▶ **Stored data entries**
-.-.-

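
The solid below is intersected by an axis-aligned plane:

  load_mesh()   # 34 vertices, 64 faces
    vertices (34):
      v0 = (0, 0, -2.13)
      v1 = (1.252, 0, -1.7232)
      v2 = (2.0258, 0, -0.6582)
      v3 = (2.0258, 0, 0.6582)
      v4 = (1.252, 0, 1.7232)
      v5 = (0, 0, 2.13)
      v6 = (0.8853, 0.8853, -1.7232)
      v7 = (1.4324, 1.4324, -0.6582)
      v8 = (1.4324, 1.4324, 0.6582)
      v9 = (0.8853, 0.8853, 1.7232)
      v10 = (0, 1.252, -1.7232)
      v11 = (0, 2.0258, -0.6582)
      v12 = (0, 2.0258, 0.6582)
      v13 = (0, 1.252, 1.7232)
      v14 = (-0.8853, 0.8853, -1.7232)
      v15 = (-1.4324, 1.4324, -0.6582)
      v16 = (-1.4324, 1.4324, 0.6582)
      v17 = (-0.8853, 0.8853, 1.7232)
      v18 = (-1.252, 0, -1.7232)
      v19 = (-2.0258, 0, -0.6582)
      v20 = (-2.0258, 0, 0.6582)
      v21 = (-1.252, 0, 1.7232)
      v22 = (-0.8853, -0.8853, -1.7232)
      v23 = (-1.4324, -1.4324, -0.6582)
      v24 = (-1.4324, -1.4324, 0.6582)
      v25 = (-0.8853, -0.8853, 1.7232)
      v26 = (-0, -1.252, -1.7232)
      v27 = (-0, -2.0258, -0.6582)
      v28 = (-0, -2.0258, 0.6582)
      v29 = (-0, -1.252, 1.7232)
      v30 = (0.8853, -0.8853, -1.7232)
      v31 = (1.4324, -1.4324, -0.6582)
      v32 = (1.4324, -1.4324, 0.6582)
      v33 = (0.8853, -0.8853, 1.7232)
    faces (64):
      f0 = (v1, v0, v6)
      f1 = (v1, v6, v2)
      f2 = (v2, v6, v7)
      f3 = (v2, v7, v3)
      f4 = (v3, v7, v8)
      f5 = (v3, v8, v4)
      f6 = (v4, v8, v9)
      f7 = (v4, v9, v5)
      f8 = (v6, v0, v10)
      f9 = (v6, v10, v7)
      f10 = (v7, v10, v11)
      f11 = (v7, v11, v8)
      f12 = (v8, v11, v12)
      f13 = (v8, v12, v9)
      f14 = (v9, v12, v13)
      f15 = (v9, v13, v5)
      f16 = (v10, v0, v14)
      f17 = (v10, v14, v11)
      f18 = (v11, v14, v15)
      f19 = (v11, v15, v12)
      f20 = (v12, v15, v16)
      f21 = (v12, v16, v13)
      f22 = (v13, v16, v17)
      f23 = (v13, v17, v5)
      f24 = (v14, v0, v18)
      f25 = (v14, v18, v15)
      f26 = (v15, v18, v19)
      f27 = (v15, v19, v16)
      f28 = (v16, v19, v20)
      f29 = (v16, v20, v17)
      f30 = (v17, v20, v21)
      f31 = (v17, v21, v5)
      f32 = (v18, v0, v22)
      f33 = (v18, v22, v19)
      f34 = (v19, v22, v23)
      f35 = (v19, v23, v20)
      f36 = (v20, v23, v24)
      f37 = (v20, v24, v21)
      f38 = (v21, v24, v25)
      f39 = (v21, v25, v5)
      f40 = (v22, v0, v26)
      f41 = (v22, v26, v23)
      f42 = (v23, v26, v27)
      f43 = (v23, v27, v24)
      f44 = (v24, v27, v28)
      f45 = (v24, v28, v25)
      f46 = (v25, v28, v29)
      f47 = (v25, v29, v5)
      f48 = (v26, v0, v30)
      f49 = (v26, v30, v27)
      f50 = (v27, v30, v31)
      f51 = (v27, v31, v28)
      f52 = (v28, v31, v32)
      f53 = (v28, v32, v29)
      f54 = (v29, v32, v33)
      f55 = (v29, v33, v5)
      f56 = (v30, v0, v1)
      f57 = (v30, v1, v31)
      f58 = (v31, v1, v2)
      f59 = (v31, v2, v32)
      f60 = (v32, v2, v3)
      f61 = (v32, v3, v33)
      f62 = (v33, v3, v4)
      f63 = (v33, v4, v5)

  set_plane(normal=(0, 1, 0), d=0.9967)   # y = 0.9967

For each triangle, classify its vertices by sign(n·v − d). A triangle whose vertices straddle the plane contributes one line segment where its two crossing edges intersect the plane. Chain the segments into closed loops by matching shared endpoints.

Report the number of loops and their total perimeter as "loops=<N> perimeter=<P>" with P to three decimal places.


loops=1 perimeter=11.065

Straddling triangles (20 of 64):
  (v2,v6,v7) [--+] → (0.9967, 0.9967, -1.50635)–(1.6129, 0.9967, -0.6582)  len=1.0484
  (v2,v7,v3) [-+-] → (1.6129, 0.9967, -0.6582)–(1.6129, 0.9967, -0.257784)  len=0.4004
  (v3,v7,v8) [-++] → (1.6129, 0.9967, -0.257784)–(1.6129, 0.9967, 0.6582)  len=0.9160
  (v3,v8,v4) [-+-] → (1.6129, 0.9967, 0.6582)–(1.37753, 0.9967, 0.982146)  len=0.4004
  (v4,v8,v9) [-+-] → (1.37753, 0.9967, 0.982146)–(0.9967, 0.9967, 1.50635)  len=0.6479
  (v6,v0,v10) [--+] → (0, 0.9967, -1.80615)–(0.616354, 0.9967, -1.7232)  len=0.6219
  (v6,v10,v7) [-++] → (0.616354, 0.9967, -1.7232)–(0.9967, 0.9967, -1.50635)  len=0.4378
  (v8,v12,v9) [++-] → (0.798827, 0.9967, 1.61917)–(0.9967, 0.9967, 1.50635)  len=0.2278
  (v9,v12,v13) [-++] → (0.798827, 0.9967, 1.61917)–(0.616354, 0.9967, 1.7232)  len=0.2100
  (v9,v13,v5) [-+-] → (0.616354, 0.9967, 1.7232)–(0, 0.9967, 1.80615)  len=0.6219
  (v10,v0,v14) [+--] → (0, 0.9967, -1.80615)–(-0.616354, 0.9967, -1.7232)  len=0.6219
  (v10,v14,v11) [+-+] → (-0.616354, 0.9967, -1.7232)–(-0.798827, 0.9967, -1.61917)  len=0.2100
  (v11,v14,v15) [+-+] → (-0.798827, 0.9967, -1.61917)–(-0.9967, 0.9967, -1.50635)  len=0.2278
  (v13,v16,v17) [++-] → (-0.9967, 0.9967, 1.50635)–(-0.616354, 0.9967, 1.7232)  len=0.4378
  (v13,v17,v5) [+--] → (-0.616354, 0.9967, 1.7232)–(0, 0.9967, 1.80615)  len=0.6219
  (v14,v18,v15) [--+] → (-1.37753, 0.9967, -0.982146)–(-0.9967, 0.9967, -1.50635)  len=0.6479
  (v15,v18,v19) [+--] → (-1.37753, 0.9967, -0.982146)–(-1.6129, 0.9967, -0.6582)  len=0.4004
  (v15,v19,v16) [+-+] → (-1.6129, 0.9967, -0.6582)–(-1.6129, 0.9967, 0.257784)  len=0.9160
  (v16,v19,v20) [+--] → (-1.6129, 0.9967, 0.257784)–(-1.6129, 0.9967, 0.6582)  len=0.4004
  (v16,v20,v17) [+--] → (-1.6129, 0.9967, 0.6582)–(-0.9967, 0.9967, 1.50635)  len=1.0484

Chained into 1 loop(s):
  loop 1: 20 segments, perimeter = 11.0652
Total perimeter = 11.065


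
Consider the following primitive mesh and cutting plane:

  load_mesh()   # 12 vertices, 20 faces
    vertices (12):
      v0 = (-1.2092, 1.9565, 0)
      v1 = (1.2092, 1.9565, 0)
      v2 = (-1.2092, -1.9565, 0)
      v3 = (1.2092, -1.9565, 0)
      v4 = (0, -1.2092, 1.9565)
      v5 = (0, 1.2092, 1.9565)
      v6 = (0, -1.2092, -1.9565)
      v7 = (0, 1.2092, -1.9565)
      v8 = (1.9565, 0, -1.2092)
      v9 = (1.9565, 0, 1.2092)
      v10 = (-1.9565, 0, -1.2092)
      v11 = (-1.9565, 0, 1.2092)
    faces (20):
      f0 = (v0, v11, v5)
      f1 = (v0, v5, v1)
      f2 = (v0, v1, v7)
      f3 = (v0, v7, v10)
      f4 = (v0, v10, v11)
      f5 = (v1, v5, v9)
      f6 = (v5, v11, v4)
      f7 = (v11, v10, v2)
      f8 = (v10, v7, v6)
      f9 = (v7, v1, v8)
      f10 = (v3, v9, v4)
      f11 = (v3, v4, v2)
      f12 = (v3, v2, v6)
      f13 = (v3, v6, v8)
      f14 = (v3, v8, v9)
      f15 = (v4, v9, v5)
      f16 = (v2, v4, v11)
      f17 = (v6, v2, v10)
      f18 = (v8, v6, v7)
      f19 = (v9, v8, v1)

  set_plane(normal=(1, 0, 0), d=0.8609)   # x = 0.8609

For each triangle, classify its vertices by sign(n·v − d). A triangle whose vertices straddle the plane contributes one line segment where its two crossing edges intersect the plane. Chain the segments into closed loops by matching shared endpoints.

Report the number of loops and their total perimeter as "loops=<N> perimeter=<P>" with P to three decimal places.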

-.-.-

▶ **Work instruction**
Above are records; repeat only the lines starting at the line with "v0 = (0, 0, -2.13)" and ending at the line with "v15 = (-1.4324, 1.4324, -0.6582)", exactly as they appear, both included.

▶ **Response to the exercise**
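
      v0 = (0, 0, -2.13)
      v1 = (1.252, 0, -1.7232)
      v2 = (2.0258, 0, -0.6582)
      v3 = (2.0258, 0, 0.6582)
      v4 = (1.252, 0, 1.7232)
      v5 = (0, 0, 2.13)
      v6 = (0.8853, 0.8853, -1.7232)
      v7 = (1.4324, 1.4324, -0.6582)
      v8 = (1.4324, 1.4324, 0.6582)
      v9 = (0.8853, 0.8853, 1.7232)
      v10 = (0, 1.252, -1.7232)
      v11 = (0, 2.0258, -0.6582)
      v12 = (0, 2.0258, 0.6582)
      v13 = (0, 1.252, 1.7232)
      v14 = (-0.8853, 0.8853, -1.7232)
      v15 = (-1.4324, 1.4324, -0.6582)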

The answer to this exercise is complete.